====== Entries provided

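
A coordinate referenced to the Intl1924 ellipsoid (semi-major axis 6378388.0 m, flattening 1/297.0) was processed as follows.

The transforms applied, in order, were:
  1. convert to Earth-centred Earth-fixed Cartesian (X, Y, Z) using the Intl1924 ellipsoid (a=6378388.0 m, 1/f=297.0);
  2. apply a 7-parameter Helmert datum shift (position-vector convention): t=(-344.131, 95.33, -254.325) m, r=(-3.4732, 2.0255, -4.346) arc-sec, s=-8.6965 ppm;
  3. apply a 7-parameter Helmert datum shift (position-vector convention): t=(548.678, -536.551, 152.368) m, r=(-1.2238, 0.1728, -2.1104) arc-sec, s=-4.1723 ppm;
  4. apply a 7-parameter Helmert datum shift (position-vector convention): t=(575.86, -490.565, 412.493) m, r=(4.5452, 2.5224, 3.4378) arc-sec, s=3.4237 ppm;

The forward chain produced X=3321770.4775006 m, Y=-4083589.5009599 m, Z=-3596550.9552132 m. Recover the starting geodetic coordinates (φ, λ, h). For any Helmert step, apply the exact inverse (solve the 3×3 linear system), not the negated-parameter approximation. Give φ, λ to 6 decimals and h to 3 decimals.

φ=-34.530036°, λ=-50.872222°, h=3051.310 m

start: X=3321770.4775, Y=-4083589.5010, Z=-3596550.9552 m
→ Helmert⁻¹: X=3321159.1774, Y=-4083219.5689, Z=-3596820.5423
→ Helmert⁻¹: X=3320669.1390, Y=-4082644.7351, Z=-3597009.3590
→ Helmert⁻¹: X=3321163.4933, Y=-4082645.0287, Z=-3596822.4458
→ geod (Bowring, a=6378388.000): φ=-34.53003600°, λ=-50.87222200°, h=3051.3100 m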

============

▸ **What is expected**: Your task is to retype the data exactly, with no line missing.

▸ **Your solution**:
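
A coordinate referenced to the Intl1924 ellipsoid (semi-major axis 6378388.0 m, flattening 1/297.0) was processed as follows.

The transforms applied, in order, were:
  1. convert to Earth-centred Earth-fixed Cartesian (X, Y, Z) using the Intl1924 ellipsoid (a=6378388.0 m, 1/f=297.0);
  2. apply a 7-parameter Helmert datum shift (position-vector convention): t=(-344.131, 95.33, -254.325) m, r=(-3.4732, 2.0255, -4.346) arc-sec, s=-8.6965 ppm;
  3. apply a 7-parameter Helmert datum shift (position-vector convention): t=(548.678, -536.551, 152.368) m, r=(-1.2238, 0.1728, -2.1104) arc-sec, s=-4.1723 ppm;
  4. apply a 7-parameter Helmert datum shift (position-vector convention): t=(575.86, -490.565, 412.493) m, r=(4.5452, 2.5224, 3.4378) arc-sec, s=3.4237 ppm;

The forward chain produced X=3321770.4775006 m, Y=-4083589.5009599 m, Z=-3596550.9552132 m. Recover the starting geodetic coordinates (φ, λ, h). For any Helmert step, apply the exact inverse (solve the 3×3 linear system), not the negated-parameter approximation. Give φ, λ to 6 decimals and h to 3 decimals.

φ=-34.530036°, λ=-50.872222°, h=3051.310 m

start: X=3321770.4775, Y=-4083589.5010, Z=-3596550.9552 m
→ Helmert⁻¹: X=3321159.1774, Y=-4083219.5689, Z=-3596820.5423
→ Helmert⁻¹: X=3320669.1390, Y=-4082644.7351, Z=-3597009.3590
→ Helmert⁻¹: X=3321163.4933, Y=-4082645.0287, Z=-3596822.4458
→ geod (Bowring, a=6378388.000): φ=-34.53003600°, λ=-50.87222200°, h=3051.3100 m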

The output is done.